Each line below must be written out exactly as shown.

Records to process Block Start

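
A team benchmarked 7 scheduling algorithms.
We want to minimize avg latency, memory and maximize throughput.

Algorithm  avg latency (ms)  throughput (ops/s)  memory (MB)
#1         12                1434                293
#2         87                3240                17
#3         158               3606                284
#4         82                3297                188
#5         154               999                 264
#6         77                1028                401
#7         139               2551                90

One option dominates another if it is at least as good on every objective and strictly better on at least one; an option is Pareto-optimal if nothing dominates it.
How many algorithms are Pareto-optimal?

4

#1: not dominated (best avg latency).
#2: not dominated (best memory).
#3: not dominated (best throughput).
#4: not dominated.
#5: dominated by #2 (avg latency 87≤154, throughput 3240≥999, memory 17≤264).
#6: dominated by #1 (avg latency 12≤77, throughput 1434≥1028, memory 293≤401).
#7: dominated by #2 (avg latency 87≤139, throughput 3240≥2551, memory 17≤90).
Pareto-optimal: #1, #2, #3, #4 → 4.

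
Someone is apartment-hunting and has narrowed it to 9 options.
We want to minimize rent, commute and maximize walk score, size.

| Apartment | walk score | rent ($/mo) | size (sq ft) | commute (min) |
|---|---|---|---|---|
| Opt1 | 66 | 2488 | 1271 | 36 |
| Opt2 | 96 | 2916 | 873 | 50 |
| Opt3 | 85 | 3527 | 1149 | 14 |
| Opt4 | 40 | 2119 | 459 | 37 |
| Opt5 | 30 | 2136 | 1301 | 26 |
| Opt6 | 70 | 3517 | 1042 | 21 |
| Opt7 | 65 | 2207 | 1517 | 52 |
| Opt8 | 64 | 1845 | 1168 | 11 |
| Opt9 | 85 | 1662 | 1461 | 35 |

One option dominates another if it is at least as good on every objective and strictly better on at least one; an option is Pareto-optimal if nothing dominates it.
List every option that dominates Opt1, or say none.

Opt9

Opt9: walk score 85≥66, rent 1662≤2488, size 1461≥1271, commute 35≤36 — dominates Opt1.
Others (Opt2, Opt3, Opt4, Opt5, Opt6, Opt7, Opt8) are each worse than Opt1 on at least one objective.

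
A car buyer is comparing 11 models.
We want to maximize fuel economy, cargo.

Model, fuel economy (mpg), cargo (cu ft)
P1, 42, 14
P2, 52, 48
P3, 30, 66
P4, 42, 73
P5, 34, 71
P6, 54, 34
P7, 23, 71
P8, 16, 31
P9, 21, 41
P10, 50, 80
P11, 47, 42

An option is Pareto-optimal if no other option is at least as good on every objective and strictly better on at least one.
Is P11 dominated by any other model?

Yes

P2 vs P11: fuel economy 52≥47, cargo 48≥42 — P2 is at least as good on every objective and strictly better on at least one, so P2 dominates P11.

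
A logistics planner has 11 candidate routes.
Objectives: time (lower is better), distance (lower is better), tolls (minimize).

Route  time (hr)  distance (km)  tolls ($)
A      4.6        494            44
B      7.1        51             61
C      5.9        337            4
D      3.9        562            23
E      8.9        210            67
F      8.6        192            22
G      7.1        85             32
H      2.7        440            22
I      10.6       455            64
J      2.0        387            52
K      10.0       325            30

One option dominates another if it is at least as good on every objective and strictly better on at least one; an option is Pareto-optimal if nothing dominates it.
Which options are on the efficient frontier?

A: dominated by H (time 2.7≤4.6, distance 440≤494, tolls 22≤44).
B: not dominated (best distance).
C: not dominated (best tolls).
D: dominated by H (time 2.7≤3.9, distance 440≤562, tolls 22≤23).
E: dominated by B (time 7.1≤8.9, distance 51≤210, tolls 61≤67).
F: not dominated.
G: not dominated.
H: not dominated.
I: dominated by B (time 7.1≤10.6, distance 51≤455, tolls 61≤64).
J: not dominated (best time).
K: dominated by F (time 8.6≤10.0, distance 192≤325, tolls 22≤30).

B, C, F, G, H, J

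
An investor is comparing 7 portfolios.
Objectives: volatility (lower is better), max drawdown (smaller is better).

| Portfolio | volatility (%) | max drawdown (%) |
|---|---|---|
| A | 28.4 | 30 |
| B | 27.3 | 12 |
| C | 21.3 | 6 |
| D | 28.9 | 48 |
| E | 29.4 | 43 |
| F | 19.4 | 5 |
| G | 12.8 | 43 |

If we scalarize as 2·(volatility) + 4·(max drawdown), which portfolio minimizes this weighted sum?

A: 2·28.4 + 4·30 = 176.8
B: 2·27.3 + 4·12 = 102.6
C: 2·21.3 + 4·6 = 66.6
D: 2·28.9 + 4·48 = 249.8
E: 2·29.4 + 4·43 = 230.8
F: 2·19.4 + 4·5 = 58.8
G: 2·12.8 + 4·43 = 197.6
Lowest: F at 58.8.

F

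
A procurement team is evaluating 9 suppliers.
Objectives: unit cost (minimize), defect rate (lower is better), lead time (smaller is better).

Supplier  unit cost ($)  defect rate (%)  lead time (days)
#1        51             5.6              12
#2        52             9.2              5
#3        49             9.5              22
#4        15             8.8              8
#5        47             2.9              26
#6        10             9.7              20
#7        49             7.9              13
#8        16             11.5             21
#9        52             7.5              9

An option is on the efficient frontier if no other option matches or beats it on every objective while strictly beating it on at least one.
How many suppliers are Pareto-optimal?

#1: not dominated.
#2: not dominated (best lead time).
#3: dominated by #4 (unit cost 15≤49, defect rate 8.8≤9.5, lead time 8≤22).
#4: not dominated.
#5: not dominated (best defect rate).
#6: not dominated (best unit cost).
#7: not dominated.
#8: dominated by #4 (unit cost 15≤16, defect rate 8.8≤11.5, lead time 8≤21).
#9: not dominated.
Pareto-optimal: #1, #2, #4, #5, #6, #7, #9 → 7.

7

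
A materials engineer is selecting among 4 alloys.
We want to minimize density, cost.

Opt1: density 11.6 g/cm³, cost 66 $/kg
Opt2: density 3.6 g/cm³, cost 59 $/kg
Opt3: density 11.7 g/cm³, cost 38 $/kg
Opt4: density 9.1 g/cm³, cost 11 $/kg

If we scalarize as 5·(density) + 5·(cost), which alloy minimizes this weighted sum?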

Records to process Block End

### Reply to the exercise
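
A team benchmarked 7 scheduling algorithms.
We want to minimize avg latency, memory and maximize throughput.

Algorithm  avg latency (ms)  throughput (ops/s)  memory (MB)
#1         12                1434                293
#2         87                3240                17
#3         158               3606                284
#4         82                3297                188
#5         154               999                 264
#6         77                1028                401
#7         139               2551                90

One option dominates another if it is at least as good on every objective and strictly better on at least one; an option is Pareto-optimal if nothing dominates it.
How many algorithms are Pareto-optimal?

4

#1: not dominated (best avg latency).
#2: not dominated (best memory).
#3: not dominated (best throughput).
#4: not dominated.
#5: dominated by #2 (avg latency 87≤154, throughput 3240≥999, memory 17≤264).
#6: dominated by #1 (avg latency 12≤77, throughput 1434≥1028, memory 293≤401).
#7: dominated by #2 (avg latency 87≤139, throughput 3240≥2551, memory 17≤90).
Pareto-optimal: #1, #2, #3, #4 → 4.

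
Someone is apartment-hunting and has narrowed it to 9 options.
We want to minimize rent, commute and maximize walk score, size.

| Apartment | walk score | rent ($/mo) | size (sq ft) | commute (min) |
|---|---|---|---|---|
| Opt1 | 66 | 2488 | 1271 | 36 |
| Opt2 | 96 | 2916 | 873 | 50 |
| Opt3 | 85 | 3527 | 1149 | 14 |
| Opt4 | 40 | 2119 | 459 | 37 |
| Opt5 | 30 | 2136 | 1301 | 26 |
| Opt6 | 70 | 3517 | 1042 | 21 |
| Opt7 | 65 | 2207 | 1517 | 52 |
| Opt8 | 64 | 1845 | 1168 | 11 |
| Opt9 | 85 | 1662 | 1461 | 35 |

One option dominates another if it is at least as good on every objective and strictly better on at least one; an option is Pareto-optimal if nothing dominates it.
List every option that dominates Opt1, or say none.

Opt9

Opt9: walk score 85≥66, rent 1662≤2488, size 1461≥1271, commute 35≤36 — dominates Opt1.
Others (Opt2, Opt3, Opt4, Opt5, Opt6, Opt7, Opt8) are each worse than Opt1 on at least one objective.

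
A car buyer is comparing 11 models.
We want to maximize fuel economy, cargo.

Model, fuel economy (mpg), cargo (cu ft)
P1, 42, 14
P2, 52, 48
P3, 30, 66
P4, 42, 73
P5, 34, 71
P6, 54, 34
P7, 23, 71
P8, 16, 31
P9, 21, 41
P10, 50, 80
P11, 47, 42

An option is Pareto-optimal if no other option is at least as good on every objective and strictly better on at least one.
Is P11 dominated by any other model?

Yes

P2 vs P11: fuel economy 52≥47, cargo 48≥42 — P2 is at least as good on every objective and strictly better on at least one, so P2 dominates P11.

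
A logistics planner has 11 candidate routes.
Objectives: time (lower is better), distance (lower is better), tolls (minimize).

Route  time (hr)  distance (km)  tolls ($)
A      4.6        494            44
B      7.1        51             61
C      5.9        337            4
D      3.9        562            23
E      8.9        210            67
F      8.6        192            22
G      7.1        85             32
H      2.7        440            22
I      10.6       455            64
J      2.0        387            52
K      10.0       325            30

One option dominates another if it is at least as good on every objective and strictly better on at least one; an option is Pareto-optimal if nothing dominates it.
Which options are on the efficient frontier?

A: dominated by H (time 2.7≤4.6, distance 440≤494, tolls 22≤44).
B: not dominated (best distance).
C: not dominated (best tolls).
D: dominated by H (time 2.7≤3.9, distance 440≤562, tolls 22≤23).
E: dominated by B (time 7.1≤8.9, distance 51≤210, tolls 61≤67).
F: not dominated.
G: not dominated.
H: not dominated.
I: dominated by B (time 7.1≤10.6, distance 51≤455, tolls 61≤64).
J: not dominated (best time).
K: dominated by F (time 8.6≤10.0, distance 192≤325, tolls 22≤30).

B, C, F, G, H, J

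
An investor is comparing 7 portfolios.
Objectives: volatility (lower is better), max drawdown (smaller is better).

| Portfolio | volatility (%) | max drawdown (%) |
|---|---|---|
| A | 28.4 | 30 |
| B | 27.3 | 12 |
| C | 21.3 | 6 |
| D | 28.9 | 48 |
| E | 29.4 | 43 |
| F | 19.4 | 5 |
| G | 12.8 | 43 |

If we scalarize as 2·(volatility) + 4·(max drawdown), which portfolio minimizes this weighted sum?

A: 2·28.4 + 4·30 = 176.8
B: 2·27.3 + 4·12 = 102.6
C: 2·21.3 + 4·6 = 66.6
D: 2·28.9 + 4·48 = 249.8
E: 2·29.4 + 4·43 = 230.8
F: 2·19.4 + 4·5 = 58.8
G: 2·12.8 + 4·43 = 197.6
Lowest: F at 58.8.

F

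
A procurement team is evaluating 9 suppliers.
Objectives: unit cost (minimize), defect rate (lower is better), lead time (smaller is better).

Supplier  unit cost ($)  defect rate (%)  lead time (days)
#1        51             5.6              12
#2        52             9.2              5
#3        49             9.5              22
#4        15             8.8              8
#5        47             2.9              26
#6        10             9.7              20
#7        49             7.9              13
#8        16             11.5             21
#9        52             7.5              9

An option is on the efficient frontier if no other option matches or beats it on every objective while strictly beating it on at least one.
How many suppliers are Pareto-optimal?

#1: not dominated.
#2: not dominated (best lead time).
#3: dominated by #4 (unit cost 15≤49, defect rate 8.8≤9.5, lead time 8≤22).
#4: not dominated.
#5: not dominated (best defect rate).
#6: not dominated (best unit cost).
#7: not dominated.
#8: dominated by #4 (unit cost 15≤16, defect rate 8.8≤11.5, lead time 8≤21).
#9: not dominated.
Pareto-optimal: #1, #2, #4, #5, #6, #7, #9 → 7.

7

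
A materials engineer is selecting among 4 alloys.
We want to minimize density, cost.

Opt1: density 11.6 g/cm³, cost 66 $/kg
Opt2: density 3.6 g/cm³, cost 59 $/kg
Opt3: density 11.7 g/cm³, cost 38 $/kg
Opt4: density 9.1 g/cm³, cost 11 $/kg

If we scalarize as 5·(density) + 5·(cost), which alloy minimizes this weighted sum?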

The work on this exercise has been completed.